----- DATA FOR THIS EXERCISE -----

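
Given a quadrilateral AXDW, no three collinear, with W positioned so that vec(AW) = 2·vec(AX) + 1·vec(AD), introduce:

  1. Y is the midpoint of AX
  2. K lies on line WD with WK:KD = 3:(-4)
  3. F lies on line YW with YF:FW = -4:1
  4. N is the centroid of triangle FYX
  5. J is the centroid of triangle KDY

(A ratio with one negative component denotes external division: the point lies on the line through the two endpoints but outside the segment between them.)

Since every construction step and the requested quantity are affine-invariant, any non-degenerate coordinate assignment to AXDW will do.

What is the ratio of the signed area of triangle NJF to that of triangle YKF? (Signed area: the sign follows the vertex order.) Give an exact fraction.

Work in coordinates with A = (0, 0), X = (1, 0), D = (0, 1), W = (2, 1).
1. Y is the midpoint of AX ⇒ Y = (1/2, 0)
2. K lies on line WD with WK:KD = 3:(-4) ⇒ K = (8, 1)
3. F lies on line YW with YF:FW = -4:1 ⇒ F = (5/2, 4/3)
4. N is the centroid of triangle FYX ⇒ N = (4/3, 4/9)
5. J is the centroid of triangle KDY ⇒ J = (17/6, 2/3)
2·[NJF] = 29/27, 2·[YKF] = 8
[NJF]:[YKF] = 29/27:8 = 29/216

[NJF]:[YKF] = 29/216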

-----

◆ TRY IT
From the first line of the records above down to the line containing "Since every construction", repeat each line exactly as written. Include both of those lines and add nothing.

◆ YOUR SOLUTION
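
Given a quadrilateral AXDW, no three collinear, with W positioned so that vec(AW) = 2·vec(AX) + 1·vec(AD), introduce:

  1. Y is the midpoint of AX
  2. K lies on line WD with WK:KD = 3:(-4)
  3. F lies on line YW with YF:FW = -4:1
  4. N is the centroid of triangle FYX
  5. J is the centroid of triangle KDY

(A ratio with one negative component denotes external division: the point lies on the line through the two endpoints but outside the segment between them.)

Since every construction step and the requested quantity are affine-invariant, any non-degenerate coordinate assignment to AXDW will do.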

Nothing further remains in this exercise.